----- Supplied entries

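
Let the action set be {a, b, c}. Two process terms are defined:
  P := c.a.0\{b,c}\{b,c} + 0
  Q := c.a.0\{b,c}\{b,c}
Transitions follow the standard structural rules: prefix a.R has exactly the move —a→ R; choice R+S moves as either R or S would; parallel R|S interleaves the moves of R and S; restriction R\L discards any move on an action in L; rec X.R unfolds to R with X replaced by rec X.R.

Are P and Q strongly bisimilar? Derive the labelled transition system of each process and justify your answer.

bisimilar

LTS(P): 3 reachable states
  p0 = c.a.0\{b,c}\{b,c} + 0 ⊢ ··c··> p1
  p1 = a.0\{b,c}\{b,c} ⊢ ··a··> p2
  p2 = 0\{b,c}\{b,c} ⊢ (no moves)
LTS(Q): 3 reachable states
  q0 = c.a.0\{b,c}\{b,c} ⊢ ··c··> q1
  q1 = a.0\{b,c}\{b,c} ⊢ ··a··> q2
  q2 = 0\{b,c}\{b,c} ⊢ (no moves)
Coarsest stable partition (strong bisimilarity classes):
  B0 = {p0, q0}
  B1 = {p1, q1}
  B2 = {p2, q2}
p0 ∈ B0, q0 ∈ B0 → same block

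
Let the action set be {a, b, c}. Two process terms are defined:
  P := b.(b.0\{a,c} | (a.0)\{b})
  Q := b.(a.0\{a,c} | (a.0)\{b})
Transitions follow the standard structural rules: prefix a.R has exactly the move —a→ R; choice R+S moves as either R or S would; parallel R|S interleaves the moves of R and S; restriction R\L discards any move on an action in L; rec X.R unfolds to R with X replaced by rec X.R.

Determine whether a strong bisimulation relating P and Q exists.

P ≁ Q

P's transition system — 5 states:
  p0 = b.(b.0\{a,c} | (a.0)\{b}) → —b→ p1
  p1 = b.0\{a,c} | (a.0)\{b} → —a→ p2, —b→ p3
  p2 = b.0\{a,c} | 0\{b} → —b→ p4
  p3 = 0\{a,c} | (a.0)\{b} → —a→ p4
  p4 = 0\{a,c} | 0\{b} → stopped
Q's transition system — 5 states:
  q0 = b.(a.0\{a,c} | (a.0)\{b}) → —b→ q1
  q1 = a.0\{a,c} | (a.0)\{b} → —a→ q2, —a→ q3
  q2 = 0\{a,c} | (a.0)\{b} → —a→ q4
  q3 = a.0\{a,c} | 0\{b} → —a→ q4
  q4 = 0\{a,c} | 0\{b} → stopped
Coarsest stable partition (strong bisimilarity classes):
  B0 = {p0}
  B1 = {p1}
  B2 = {p3, q2, q3}
  B3 = {p4, q4}
  B4 = {p2}
  B5 = {q0}
  B6 = {q1}
p0 ∈ B0, q0 ∈ B5 → different blocks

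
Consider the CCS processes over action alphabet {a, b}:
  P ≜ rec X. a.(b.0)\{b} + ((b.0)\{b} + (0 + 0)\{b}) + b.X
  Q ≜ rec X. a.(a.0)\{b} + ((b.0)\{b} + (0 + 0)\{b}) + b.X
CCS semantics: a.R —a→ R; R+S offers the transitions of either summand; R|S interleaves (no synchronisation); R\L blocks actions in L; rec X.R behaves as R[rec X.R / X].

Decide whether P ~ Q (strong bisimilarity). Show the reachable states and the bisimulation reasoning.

not bisimilar

LTS(P): 2 reachable states
  u0 = rec X. a.(b.0)\{b} + ((b.0)\{b} + (0 + 0)\{b}) + b.X has moves =a=> u1, =b=> u0
  u1 = (b.0)\{b} has moves ∅
LTS(Q): 3 reachable states
  v0 = rec X. a.(a.0)\{b} + ((b.0)\{b} + (0 + 0)\{b}) + b.X has moves =a=> v1, =b=> v0
  v1 = (a.0)\{b} has moves =a=> v2
  v2 = 0\{b} has moves ∅
Bisimilarity quotient blocks:
  B0 = {u0}
  B1 = {u1, v2}
  B2 = {v0}
  B3 = {v1}
u0 ∈ B0, v0 ∈ B2 → different blocks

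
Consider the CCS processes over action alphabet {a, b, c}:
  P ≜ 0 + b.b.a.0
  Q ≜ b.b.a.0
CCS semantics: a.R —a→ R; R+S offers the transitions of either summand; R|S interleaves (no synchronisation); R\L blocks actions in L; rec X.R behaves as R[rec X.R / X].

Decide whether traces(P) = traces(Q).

Reachable graph of P (4 states):
  u0 = 0 + b.b.a.0 → =b=> u1
  u1 = b.a.0 → =b=> u2
  u2 = a.0 → =a=> u3
  u3 = 0 → (no moves)
Reachable graph of Q (4 states):
  v0 = b.b.a.0 → =b=> v1
  v1 = b.a.0 → =b=> v2
  v2 = a.0 → =a=> v3
  v3 = 0 → (no moves)
Partition-refinement fixed point:
  B0 = {u0, v0}
  B1 = {u1, v1}
  B2 = {u2, v2}
  B3 = {u3, v3}
u0 ∈ B0, v0 ∈ B0 → same block
Bisimilar ⇒ trace-equivalent.

trace-equivalent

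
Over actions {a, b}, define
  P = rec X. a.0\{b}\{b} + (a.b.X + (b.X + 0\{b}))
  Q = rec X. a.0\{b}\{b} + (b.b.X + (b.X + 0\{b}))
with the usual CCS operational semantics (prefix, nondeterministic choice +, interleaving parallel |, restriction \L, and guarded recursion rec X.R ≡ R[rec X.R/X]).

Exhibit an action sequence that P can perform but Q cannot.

ab

Reachable graph of P (3 states):
  m0 = rec X. a.0\{b}\{b} + (a.b.X + (b.X + 0\{b})) | -a-> m1, -a-> m2, -b-> m0
  m1 = 0\{b}\{b} | ∅
  m2 = b.(rec X. a.0\{b}\{b} + (a.b.X + (b.X + 0\{b}))) | -b-> m0
Reachable graph of Q (3 states):
  n0 = rec X. a.0\{b}\{b} + (b.b.X + (b.X + 0\{b})) | -a-> n1, -b-> n0, -b-> n2
  n1 = 0\{b}\{b} | ∅
  n2 = b.(rec X. a.0\{b}\{b} + (b.b.X + (b.X + 0\{b}))) | -b-> n0
Trace ⟨ab⟩ through P, begin at {m0}:
  step 1 (a): {m1, m2}
  step 2 (b): {m0}
  — P admits the full trace.
Trace ⟨ab⟩ through Q, begin at {n0}:
  step 1 (a): {n1}
  step 2 (b): ∅  — Q cannot continue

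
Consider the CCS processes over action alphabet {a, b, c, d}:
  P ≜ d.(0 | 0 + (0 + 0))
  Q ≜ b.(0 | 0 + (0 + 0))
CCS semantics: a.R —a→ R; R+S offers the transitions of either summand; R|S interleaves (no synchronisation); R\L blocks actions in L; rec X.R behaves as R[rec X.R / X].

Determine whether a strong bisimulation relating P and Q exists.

P's transition system — 2 states:
  u0 = d.(0 | 0 + (0 + 0)) ⊢ -d-> u1
  u1 = 0 | 0 + (0 + 0) ⊢ stopped
Q's transition system — 2 states:
  v0 = b.(0 | 0 + (0 + 0)) ⊢ -b-> v1
  v1 = 0 | 0 + (0 + 0) ⊢ stopped
Coarsest stable partition (strong bisimilarity classes):
  B0 = {u0}
  B1 = {u1, v1}
  B2 = {v0}
u0 ∈ B0, v0 ∈ B2 → different blocks

NO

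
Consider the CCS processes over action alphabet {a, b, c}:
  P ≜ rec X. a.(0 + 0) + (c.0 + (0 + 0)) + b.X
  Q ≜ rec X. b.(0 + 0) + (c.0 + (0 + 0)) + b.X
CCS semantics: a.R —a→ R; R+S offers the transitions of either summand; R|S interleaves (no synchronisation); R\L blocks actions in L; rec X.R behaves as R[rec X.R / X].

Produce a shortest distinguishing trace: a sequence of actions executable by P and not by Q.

a

P's transition system — 3 states:
  p0 = rec X. a.(0 + 0) + (c.0 + (0 + 0)) + b.X → -a-> p1, -b-> p0, -c-> p2
  p1 = 0 + 0 → ∅
  p2 = 0 → ∅
Q's transition system — 3 states:
  q0 = rec X. b.(0 + 0) + (c.0 + (0 + 0)) + b.X → -b-> q0, -b-> q1, -c-> q2
  q1 = 0 + 0 → ∅
  q2 = 0 → ∅
Trace ⟨a⟩ through P, begin at {p0}:
  [1] a ⇒ {p1}
  P completes σ.
Trace ⟨a⟩ through Q, begin at {q0}:
  [1] a ⇒ ∅ (Q stuck)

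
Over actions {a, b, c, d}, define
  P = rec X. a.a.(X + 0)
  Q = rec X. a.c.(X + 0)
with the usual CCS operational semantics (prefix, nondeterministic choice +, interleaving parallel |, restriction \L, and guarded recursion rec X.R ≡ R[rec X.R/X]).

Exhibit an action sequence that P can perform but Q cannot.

aa

LTS(P): 3 reachable states
  p0 = rec X. a.a.(X + 0) :: ··a··> p1
  p1 = a.((rec X. a.a.(X + 0)) + 0) :: ··a··> p2
  p2 = (rec X. a.a.(X + 0)) + 0 :: ··a··> p1
LTS(Q): 3 reachable states
  q0 = rec X. a.c.(X + 0) :: ··a··> q1
  q1 = c.((rec X. a.c.(X + 0)) + 0) :: ··c··> q2
  q2 = (rec X. a.c.(X + 0)) + 0 :: ··a··> q1
Executing aa from P (initial set {p0}):
  [1] a ⇒ {p1}
  [2] a ⇒ {p2}
  — P admits the full trace.
Executing aa from Q (initial set {q0}):
  [1] a ⇒ {q1}
  [2] a ⇒ no successor for Q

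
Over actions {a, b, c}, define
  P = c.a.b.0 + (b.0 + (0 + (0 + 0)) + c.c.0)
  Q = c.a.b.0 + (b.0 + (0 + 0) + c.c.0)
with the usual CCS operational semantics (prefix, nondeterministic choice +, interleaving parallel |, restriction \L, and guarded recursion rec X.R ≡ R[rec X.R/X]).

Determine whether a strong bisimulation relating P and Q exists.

P's transition system — 5 states:
  s0 = c.a.b.0 + (b.0 + (0 + (0 + 0)) + c.c.0) :: —b→ s1, —c→ s2, —c→ s3
  s1 = 0 :: ∅
  s2 = a.b.0 :: —a→ s4
  s3 = c.0 :: —c→ s1
  s4 = b.0 :: —b→ s1
Q's transition system — 5 states:
  t0 = c.a.b.0 + (b.0 + (0 + 0) + c.c.0) :: —b→ t1, —c→ t2, —c→ t3
  t1 = 0 :: ∅
  t2 = a.b.0 :: —a→ t4
  t3 = c.0 :: —c→ t1
  t4 = b.0 :: —b→ t1
Coarsest stable partition (strong bisimilarity classes):
  B0 = {s0, t0}
  B1 = {s1, t1}
  B2 = {s3, t3}
  B3 = {s2, t2}
  B4 = {s4, t4}
s0 ∈ B0, t0 ∈ B0 → same block

P ~ Q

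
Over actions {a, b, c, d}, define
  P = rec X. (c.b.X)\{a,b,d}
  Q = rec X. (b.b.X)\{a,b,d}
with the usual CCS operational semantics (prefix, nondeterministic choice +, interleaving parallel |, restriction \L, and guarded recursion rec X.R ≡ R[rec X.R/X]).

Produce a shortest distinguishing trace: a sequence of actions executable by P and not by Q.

Reachable graph of P (2 states):
  u0 = rec X. (c.b.X)\{a,b,d} | =c=> u1
  u1 = (b.(rec X. (c.b.X)\{a,b,d}))\{a,b,d} | deadlocked
Reachable graph of Q (1 states):
  v0 = rec X. (b.b.X)\{a,b,d} | deadlocked
Executing c from P (initial set {u0}):
  [1] c ⇒ {u1}
  — P admits the full trace.
Executing c from Q (initial set {v0}):
  [1] c ⇒ ∅  — Q cannot continue

c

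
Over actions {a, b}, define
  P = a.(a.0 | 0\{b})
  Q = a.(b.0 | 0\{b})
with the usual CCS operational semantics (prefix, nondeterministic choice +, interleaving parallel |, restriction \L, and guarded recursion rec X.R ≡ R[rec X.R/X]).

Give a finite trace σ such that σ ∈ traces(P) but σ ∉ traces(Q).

aa

P's transition system — 3 states:
  p0 = a.(a.0 | 0\{b}) :: -a-> p1
  p1 = a.0 | 0\{b} :: -a-> p2
  p2 = 0 | 0\{b} :: deadlocked
Q's transition system — 3 states:
  q0 = a.(b.0 | 0\{b}) :: -a-> q1
  q1 = b.0 | 0\{b} :: -b-> q2
  q2 = 0 | 0\{b} :: deadlocked
Executing aa from P (initial set {p0}):
  after a @ step 1: {p1}
  after a @ step 2: {p2}
  — P admits the full trace.
Executing aa from Q (initial set {q0}):
  after a @ step 1: {q1}
  after a @ step 2: ∅ (Q stuck)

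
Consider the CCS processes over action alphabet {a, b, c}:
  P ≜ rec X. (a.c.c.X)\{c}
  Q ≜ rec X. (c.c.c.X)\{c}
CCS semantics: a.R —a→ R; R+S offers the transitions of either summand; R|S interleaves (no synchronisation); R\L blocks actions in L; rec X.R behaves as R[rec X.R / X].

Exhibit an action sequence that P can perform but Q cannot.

Reachable graph of P (2 states):
  p0 = rec X. (a.c.c.X)\{c} :: -a-> p1
  p1 = (c.c.(rec X. (a.c.c.X)\{c}))\{c} :: stopped
Reachable graph of Q (1 states):
  q0 = rec X. (c.c.c.X)\{c} :: stopped
Executing a from P (initial set {p0}):
  [1] a ⇒ {p1}
  ✓ P
Executing a from Q (initial set {q0}):
  [1] a ⇒ ∅  — Q cannot continue

a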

----------

■ Aim of the task ■
All lines above from the one with "P = rec X. a.a.(X + 0)" to the one with "Q = c.a.b.0 + (b.0 + (0 + 0) + c.c.0)", inclusive, should be copied exactly, and no other lines.

■ Worked solution ■
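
  P = rec X. a.a.(X + 0)
  Q = rec X. a.c.(X + 0)
with the usual CCS operational semantics (prefix, nondeterministic choice +, interleaving parallel |, restriction \L, and guarded recursion rec X.R ≡ R[rec X.R/X]).

Exhibit an action sequence that P can perform but Q cannot.

aa

LTS(P): 3 reachable states
  p0 = rec X. a.a.(X + 0) :: ··a··> p1
  p1 = a.((rec X. a.a.(X + 0)) + 0) :: ··a··> p2
  p2 = (rec X. a.a.(X + 0)) + 0 :: ··a··> p1
LTS(Q): 3 reachable states
  q0 = rec X. a.c.(X + 0) :: ··a··> q1
  q1 = c.((rec X. a.c.(X + 0)) + 0) :: ··c··> q2
  q2 = (rec X. a.c.(X + 0)) + 0 :: ··a··> q1
Executing aa from P (initial set {p0}):
  [1] a ⇒ {p1}
  [2] a ⇒ {p2}
  — P admits the full trace.
Executing aa from Q (initial set {q0}):
  [1] a ⇒ {q1}
  [2] a ⇒ no successor for Q

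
Over actions {a, b, c}, define
  P = c.a.b.0 + (b.0 + (0 + (0 + 0)) + c.c.0)
  Q = c.a.b.0 + (b.0 + (0 + 0) + c.c.0)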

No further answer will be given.